----- Source information -----

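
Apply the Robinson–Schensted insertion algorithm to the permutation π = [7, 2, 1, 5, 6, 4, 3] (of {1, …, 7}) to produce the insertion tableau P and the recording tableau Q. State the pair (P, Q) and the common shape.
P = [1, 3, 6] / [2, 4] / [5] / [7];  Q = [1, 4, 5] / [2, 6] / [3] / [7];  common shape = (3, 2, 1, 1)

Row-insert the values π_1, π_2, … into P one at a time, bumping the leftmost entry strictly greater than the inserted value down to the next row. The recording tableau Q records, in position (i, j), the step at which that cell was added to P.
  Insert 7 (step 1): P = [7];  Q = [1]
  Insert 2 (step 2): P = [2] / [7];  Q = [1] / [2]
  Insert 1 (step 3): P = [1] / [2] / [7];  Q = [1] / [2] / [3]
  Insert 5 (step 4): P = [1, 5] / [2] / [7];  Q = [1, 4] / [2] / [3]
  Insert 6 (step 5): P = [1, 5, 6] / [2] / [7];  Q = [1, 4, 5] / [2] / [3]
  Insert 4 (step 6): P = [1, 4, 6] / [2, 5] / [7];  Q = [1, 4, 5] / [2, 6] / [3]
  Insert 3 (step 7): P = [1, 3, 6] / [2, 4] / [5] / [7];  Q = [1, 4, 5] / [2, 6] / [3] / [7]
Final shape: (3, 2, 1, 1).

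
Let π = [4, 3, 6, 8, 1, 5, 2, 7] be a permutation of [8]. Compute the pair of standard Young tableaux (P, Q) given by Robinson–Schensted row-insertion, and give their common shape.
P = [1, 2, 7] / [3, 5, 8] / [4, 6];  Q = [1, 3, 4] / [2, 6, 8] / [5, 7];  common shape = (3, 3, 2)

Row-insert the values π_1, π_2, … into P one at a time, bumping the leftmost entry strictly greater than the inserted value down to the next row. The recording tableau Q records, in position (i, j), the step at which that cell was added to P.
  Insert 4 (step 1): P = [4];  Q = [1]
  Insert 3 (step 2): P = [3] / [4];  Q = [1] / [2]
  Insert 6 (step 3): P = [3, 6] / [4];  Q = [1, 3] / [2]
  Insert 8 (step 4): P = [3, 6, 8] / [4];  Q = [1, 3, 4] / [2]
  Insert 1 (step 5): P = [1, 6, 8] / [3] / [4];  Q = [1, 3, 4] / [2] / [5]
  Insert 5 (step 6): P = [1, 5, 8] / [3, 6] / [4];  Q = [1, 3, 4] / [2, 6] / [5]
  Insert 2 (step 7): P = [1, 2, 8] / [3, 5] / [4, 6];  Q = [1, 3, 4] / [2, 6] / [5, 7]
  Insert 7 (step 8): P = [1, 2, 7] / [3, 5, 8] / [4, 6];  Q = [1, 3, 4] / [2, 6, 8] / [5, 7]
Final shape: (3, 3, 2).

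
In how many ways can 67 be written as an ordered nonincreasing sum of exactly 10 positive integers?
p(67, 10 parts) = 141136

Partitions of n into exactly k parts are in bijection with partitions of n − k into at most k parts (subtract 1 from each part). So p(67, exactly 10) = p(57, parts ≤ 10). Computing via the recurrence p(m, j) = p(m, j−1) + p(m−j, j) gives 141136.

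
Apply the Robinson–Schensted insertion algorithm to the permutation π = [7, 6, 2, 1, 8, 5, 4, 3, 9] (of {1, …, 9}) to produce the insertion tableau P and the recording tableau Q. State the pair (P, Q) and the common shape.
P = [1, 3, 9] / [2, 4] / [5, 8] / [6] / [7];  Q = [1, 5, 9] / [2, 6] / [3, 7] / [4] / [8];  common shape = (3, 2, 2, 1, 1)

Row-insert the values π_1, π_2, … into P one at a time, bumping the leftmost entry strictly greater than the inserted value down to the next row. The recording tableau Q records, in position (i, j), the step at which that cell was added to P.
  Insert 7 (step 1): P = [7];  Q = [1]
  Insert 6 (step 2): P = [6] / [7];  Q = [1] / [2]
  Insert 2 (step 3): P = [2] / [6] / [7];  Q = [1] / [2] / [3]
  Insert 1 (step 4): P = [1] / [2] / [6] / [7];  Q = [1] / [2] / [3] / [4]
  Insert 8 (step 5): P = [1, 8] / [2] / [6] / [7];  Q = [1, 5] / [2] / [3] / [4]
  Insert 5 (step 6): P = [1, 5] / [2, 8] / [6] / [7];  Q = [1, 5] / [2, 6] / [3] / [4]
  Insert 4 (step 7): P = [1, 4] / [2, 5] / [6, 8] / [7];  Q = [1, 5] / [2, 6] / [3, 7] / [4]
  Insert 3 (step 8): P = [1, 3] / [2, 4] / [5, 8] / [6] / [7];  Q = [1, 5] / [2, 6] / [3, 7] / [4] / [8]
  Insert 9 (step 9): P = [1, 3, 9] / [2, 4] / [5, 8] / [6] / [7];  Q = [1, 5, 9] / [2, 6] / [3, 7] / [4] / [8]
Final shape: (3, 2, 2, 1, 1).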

-----

Activity:
The response should be an exact copy of every line above.

Result of the exercise:
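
Apply the Robinson–Schensted insertion algorithm to the permutation π = [7, 2, 1, 5, 6, 4, 3] (of {1, …, 7}) to produce the insertion tableau P and the recording tableau Q. State the pair (P, Q) and the common shape.
P = [1, 3, 6] / [2, 4] / [5] / [7];  Q = [1, 4, 5] / [2, 6] / [3] / [7];  common shape = (3, 2, 1, 1)

Row-insert the values π_1, π_2, … into P one at a time, bumping the leftmost entry strictly greater than the inserted value down to the next row. The recording tableau Q records, in position (i, j), the step at which that cell was added to P.
  Insert 7 (step 1): P = [7];  Q = [1]
  Insert 2 (step 2): P = [2] / [7];  Q = [1] / [2]
  Insert 1 (step 3): P = [1] / [2] / [7];  Q = [1] / [2] / [3]
  Insert 5 (step 4): P = [1, 5] / [2] / [7];  Q = [1, 4] / [2] / [3]
  Insert 6 (step 5): P = [1, 5, 6] / [2] / [7];  Q = [1, 4, 5] / [2] / [3]
  Insert 4 (step 6): P = [1, 4, 6] / [2, 5] / [7];  Q = [1, 4, 5] / [2, 6] / [3]
  Insert 3 (step 7): P = [1, 3, 6] / [2, 4] / [5] / [7];  Q = [1, 4, 5] / [2, 6] / [3] / [7]
Final shape: (3, 2, 1, 1).

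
Let π = [4, 3, 6, 8, 1, 5, 2, 7] be a permutation of [8]. Compute the pair of standard Young tableaux (P, Q) given by Robinson–Schensted row-insertion, and give their common shape.
P = [1, 2, 7] / [3, 5, 8] / [4, 6];  Q = [1, 3, 4] / [2, 6, 8] / [5, 7];  common shape = (3, 3, 2)

Row-insert the values π_1, π_2, … into P one at a time, bumping the leftmost entry strictly greater than the inserted value down to the next row. The recording tableau Q records, in position (i, j), the step at which that cell was added to P.
  Insert 4 (step 1): P = [4];  Q = [1]
  Insert 3 (step 2): P = [3] / [4];  Q = [1] / [2]
  Insert 6 (step 3): P = [3, 6] / [4];  Q = [1, 3] / [2]
  Insert 8 (step 4): P = [3, 6, 8] / [4];  Q = [1, 3, 4] / [2]
  Insert 1 (step 5): P = [1, 6, 8] / [3] / [4];  Q = [1, 3, 4] / [2] / [5]
  Insert 5 (step 6): P = [1, 5, 8] / [3, 6] / [4];  Q = [1, 3, 4] / [2, 6] / [5]
  Insert 2 (step 7): P = [1, 2, 8] / [3, 5] / [4, 6];  Q = [1, 3, 4] / [2, 6] / [5, 7]
  Insert 7 (step 8): P = [1, 2, 7] / [3, 5, 8] / [4, 6];  Q = [1, 3, 4] / [2, 6, 8] / [5, 7]
Final shape: (3, 3, 2).

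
In how many ways can 67 be written as an ordered nonincreasing sum of exactly 10 positive integers?
p(67, 10 parts) = 141136

Partitions of n into exactly k parts are in bijection with partitions of n − k into at most k parts (subtract 1 from each part). So p(67, exactly 10) = p(57, parts ≤ 10). Computing via the recurrence p(m, j) = p(m, j−1) + p(m−j, j) gives 141136.

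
Apply the Robinson–Schensted insertion algorithm to the permutation π = [7, 6, 2, 1, 8, 5, 4, 3, 9] (of {1, …, 9}) to produce the insertion tableau P and the recording tableau Q. State the pair (P, Q) and the common shape.
P = [1, 3, 9] / [2, 4] / [5, 8] / [6] / [7];  Q = [1, 5, 9] / [2, 6] / [3, 7] / [4] / [8];  common shape = (3, 2, 2, 1, 1)

Row-insert the values π_1, π_2, … into P one at a time, bumping the leftmost entry strictly greater than the inserted value down to the next row. The recording tableau Q records, in position (i, j), the step at which that cell was added to P.
  Insert 7 (step 1): P = [7];  Q = [1]
  Insert 6 (step 2): P = [6] / [7];  Q = [1] / [2]
  Insert 2 (step 3): P = [2] / [6] / [7];  Q = [1] / [2] / [3]
  Insert 1 (step 4): P = [1] / [2] / [6] / [7];  Q = [1] / [2] / [3] / [4]
  Insert 8 (step 5): P = [1, 8] / [2] / [6] / [7];  Q = [1, 5] / [2] / [3] / [4]
  Insert 5 (step 6): P = [1, 5] / [2, 8] / [6] / [7];  Q = [1, 5] / [2, 6] / [3] / [4]
  Insert 4 (step 7): P = [1, 4] / [2, 5] / [6, 8] / [7];  Q = [1, 5] / [2, 6] / [3, 7] / [4]
  Insert 3 (step 8): P = [1, 3] / [2, 4] / [5, 8] / [6] / [7];  Q = [1, 5] / [2, 6] / [3, 7] / [4] / [8]
  Insert 9 (step 9): P = [1, 3, 9] / [2, 4] / [5, 8] / [6] / [7];  Q = [1, 5, 9] / [2, 6] / [3, 7] / [4] / [8]
Final shape: (3, 2, 2, 1, 1).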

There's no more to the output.